● Your instructions:
Some of the lines below need repeating. Reproduce exactly those between the lines holding "Four rigid links" and "The crank AB is set to 314°", inclusive.

● Supplied records:
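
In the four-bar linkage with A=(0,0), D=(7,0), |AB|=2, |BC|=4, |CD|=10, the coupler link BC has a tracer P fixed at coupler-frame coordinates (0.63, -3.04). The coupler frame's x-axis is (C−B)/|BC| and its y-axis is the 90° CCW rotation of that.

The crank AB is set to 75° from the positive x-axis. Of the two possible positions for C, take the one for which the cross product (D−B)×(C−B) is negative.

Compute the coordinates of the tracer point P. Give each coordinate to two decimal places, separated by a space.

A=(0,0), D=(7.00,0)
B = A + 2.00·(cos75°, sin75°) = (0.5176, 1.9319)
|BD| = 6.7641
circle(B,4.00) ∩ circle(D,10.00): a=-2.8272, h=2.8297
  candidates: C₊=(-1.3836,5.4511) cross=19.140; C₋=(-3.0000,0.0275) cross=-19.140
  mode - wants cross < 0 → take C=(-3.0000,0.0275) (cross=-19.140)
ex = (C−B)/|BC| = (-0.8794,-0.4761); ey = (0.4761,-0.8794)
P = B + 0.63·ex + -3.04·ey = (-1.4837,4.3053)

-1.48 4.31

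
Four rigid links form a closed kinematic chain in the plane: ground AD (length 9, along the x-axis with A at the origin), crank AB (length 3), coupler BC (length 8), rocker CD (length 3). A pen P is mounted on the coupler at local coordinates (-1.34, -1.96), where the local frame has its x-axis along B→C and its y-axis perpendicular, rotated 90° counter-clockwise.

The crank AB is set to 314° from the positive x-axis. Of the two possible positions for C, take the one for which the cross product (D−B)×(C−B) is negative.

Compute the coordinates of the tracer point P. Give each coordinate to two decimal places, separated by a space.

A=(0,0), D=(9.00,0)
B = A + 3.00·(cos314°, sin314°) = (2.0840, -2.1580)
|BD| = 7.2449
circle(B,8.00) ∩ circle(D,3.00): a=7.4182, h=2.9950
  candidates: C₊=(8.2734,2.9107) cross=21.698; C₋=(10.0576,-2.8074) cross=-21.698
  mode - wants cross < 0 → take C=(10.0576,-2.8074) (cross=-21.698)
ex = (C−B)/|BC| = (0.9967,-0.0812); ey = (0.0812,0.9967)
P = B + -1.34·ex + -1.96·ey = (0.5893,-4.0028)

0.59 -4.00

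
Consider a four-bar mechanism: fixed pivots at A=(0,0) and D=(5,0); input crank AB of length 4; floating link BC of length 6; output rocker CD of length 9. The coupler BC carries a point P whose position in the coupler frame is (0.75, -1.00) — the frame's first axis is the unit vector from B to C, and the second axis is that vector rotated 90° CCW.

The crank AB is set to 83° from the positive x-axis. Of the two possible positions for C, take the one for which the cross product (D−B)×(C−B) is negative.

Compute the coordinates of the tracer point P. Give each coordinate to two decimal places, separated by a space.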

● Response to this task:
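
Four rigid links form a closed kinematic chain in the plane: ground AD (length 9, along the x-axis with A at the origin), crank AB (length 3), coupler BC (length 8), rocker CD (length 3). A pen P is mounted on the coupler at local coordinates (-1.34, -1.96), where the local frame has its x-axis along B→C and its y-axis perpendicular, rotated 90° counter-clockwise.

The crank AB is set to 314° from the positive x-axis. Of the two possible positions for C, take the one for which the cross product (D−B)×(C−B) is negative.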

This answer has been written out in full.